Work to be completed: Repeat the data that follows, keeping every character intact.

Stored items
########

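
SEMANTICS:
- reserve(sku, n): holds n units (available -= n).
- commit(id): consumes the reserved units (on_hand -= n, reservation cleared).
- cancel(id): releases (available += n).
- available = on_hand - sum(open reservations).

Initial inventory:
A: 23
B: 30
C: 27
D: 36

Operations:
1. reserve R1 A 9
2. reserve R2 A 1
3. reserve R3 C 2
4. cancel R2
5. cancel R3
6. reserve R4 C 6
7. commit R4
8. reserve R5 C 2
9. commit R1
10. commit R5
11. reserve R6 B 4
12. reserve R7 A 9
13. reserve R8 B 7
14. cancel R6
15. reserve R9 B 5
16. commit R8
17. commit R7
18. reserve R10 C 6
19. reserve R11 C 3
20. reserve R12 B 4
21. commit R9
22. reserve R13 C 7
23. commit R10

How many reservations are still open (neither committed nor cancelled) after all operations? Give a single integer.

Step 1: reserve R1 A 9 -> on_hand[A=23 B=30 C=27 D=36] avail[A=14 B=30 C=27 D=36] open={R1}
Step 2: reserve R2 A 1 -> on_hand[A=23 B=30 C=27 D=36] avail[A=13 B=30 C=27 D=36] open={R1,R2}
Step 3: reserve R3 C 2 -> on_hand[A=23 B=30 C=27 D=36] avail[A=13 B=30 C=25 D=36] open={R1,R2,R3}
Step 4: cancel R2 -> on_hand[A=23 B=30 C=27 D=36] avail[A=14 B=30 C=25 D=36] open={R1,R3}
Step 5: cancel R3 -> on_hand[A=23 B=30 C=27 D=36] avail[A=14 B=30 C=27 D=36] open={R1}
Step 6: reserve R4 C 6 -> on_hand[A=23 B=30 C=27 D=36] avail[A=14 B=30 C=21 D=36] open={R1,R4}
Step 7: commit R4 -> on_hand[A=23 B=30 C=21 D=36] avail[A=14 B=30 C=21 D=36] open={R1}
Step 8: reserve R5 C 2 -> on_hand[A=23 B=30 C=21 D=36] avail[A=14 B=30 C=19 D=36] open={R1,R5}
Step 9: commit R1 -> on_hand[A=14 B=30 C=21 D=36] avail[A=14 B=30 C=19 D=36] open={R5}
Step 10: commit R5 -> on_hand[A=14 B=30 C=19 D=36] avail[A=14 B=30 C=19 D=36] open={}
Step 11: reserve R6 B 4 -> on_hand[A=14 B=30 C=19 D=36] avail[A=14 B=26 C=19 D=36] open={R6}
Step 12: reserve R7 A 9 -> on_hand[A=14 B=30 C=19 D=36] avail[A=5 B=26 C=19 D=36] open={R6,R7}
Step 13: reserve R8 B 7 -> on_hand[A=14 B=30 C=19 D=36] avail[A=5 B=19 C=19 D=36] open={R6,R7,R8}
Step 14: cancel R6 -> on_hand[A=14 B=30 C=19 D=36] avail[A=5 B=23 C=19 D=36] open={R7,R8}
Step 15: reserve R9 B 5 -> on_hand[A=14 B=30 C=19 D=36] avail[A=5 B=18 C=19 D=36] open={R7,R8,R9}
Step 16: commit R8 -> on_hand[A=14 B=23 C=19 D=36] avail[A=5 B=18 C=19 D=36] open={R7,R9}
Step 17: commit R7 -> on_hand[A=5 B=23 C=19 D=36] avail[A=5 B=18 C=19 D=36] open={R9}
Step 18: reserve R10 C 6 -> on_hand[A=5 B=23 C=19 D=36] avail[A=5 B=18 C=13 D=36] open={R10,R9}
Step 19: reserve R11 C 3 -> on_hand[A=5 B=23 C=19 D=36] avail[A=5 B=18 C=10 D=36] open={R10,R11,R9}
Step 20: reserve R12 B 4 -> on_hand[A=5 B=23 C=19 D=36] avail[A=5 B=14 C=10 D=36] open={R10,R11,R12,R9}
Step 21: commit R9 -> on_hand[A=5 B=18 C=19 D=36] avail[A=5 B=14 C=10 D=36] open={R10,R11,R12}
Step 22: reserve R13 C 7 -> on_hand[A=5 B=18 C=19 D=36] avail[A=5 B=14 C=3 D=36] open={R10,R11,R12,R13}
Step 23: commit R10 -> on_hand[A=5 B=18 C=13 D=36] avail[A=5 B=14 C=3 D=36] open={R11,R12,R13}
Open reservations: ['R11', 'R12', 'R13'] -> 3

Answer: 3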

########

Problem solution:
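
SEMANTICS:
- reserve(sku, n): holds n units (available -= n).
- commit(id): consumes the reserved units (on_hand -= n, reservation cleared).
- cancel(id): releases (available += n).
- available = on_hand - sum(open reservations).

Initial inventory:
A: 23
B: 30
C: 27
D: 36

Operations:
1. reserve R1 A 9
2. reserve R2 A 1
3. reserve R3 C 2
4. cancel R2
5. cancel R3
6. reserve R4 C 6
7. commit R4
8. reserve R5 C 2
9. commit R1
10. commit R5
11. reserve R6 B 4
12. reserve R7 A 9
13. reserve R8 B 7
14. cancel R6
15. reserve R9 B 5
16. commit R8
17. commit R7
18. reserve R10 C 6
19. reserve R11 C 3
20. reserve R12 B 4
21. commit R9
22. reserve R13 C 7
23. commit R10

How many reservations are still open (neither committed nor cancelled) after all operations? Give a single integer.

Step 1: reserve R1 A 9 -> on_hand[A=23 B=30 C=27 D=36] avail[A=14 B=30 C=27 D=36] open={R1}
Step 2: reserve R2 A 1 -> on_hand[A=23 B=30 C=27 D=36] avail[A=13 B=30 C=27 D=36] open={R1,R2}
Step 3: reserve R3 C 2 -> on_hand[A=23 B=30 C=27 D=36] avail[A=13 B=30 C=25 D=36] open={R1,R2,R3}
Step 4: cancel R2 -> on_hand[A=23 B=30 C=27 D=36] avail[A=14 B=30 C=25 D=36] open={R1,R3}
Step 5: cancel R3 -> on_hand[A=23 B=30 C=27 D=36] avail[A=14 B=30 C=27 D=36] open={R1}
Step 6: reserve R4 C 6 -> on_hand[A=23 B=30 C=27 D=36] avail[A=14 B=30 C=21 D=36] open={R1,R4}
Step 7: commit R4 -> on_hand[A=23 B=30 C=21 D=36] avail[A=14 B=30 C=21 D=36] open={R1}
Step 8: reserve R5 C 2 -> on_hand[A=23 B=30 C=21 D=36] avail[A=14 B=30 C=19 D=36] open={R1,R5}
Step 9: commit R1 -> on_hand[A=14 B=30 C=21 D=36] avail[A=14 B=30 C=19 D=36] open={R5}
Step 10: commit R5 -> on_hand[A=14 B=30 C=19 D=36] avail[A=14 B=30 C=19 D=36] open={}
Step 11: reserve R6 B 4 -> on_hand[A=14 B=30 C=19 D=36] avail[A=14 B=26 C=19 D=36] open={R6}
Step 12: reserve R7 A 9 -> on_hand[A=14 B=30 C=19 D=36] avail[A=5 B=26 C=19 D=36] open={R6,R7}
Step 13: reserve R8 B 7 -> on_hand[A=14 B=30 C=19 D=36] avail[A=5 B=19 C=19 D=36] open={R6,R7,R8}
Step 14: cancel R6 -> on_hand[A=14 B=30 C=19 D=36] avail[A=5 B=23 C=19 D=36] open={R7,R8}
Step 15: reserve R9 B 5 -> on_hand[A=14 B=30 C=19 D=36] avail[A=5 B=18 C=19 D=36] open={R7,R8,R9}
Step 16: commit R8 -> on_hand[A=14 B=23 C=19 D=36] avail[A=5 B=18 C=19 D=36] open={R7,R9}
Step 17: commit R7 -> on_hand[A=5 B=23 C=19 D=36] avail[A=5 B=18 C=19 D=36] open={R9}
Step 18: reserve R10 C 6 -> on_hand[A=5 B=23 C=19 D=36] avail[A=5 B=18 C=13 D=36] open={R10,R9}
Step 19: reserve R11 C 3 -> on_hand[A=5 B=23 C=19 D=36] avail[A=5 B=18 C=10 D=36] open={R10,R11,R9}
Step 20: reserve R12 B 4 -> on_hand[A=5 B=23 C=19 D=36] avail[A=5 B=14 C=10 D=36] open={R10,R11,R12,R9}
Step 21: commit R9 -> on_hand[A=5 B=18 C=19 D=36] avail[A=5 B=14 C=10 D=36] open={R10,R11,R12}
Step 22: reserve R13 C 7 -> on_hand[A=5 B=18 C=19 D=36] avail[A=5 B=14 C=3 D=36] open={R10,R11,R12,R13}
Step 23: commit R10 -> on_hand[A=5 B=18 C=13 D=36] avail[A=5 B=14 C=3 D=36] open={R11,R12,R13}
Open reservations: ['R11', 'R12', 'R13'] -> 3

Answer: 3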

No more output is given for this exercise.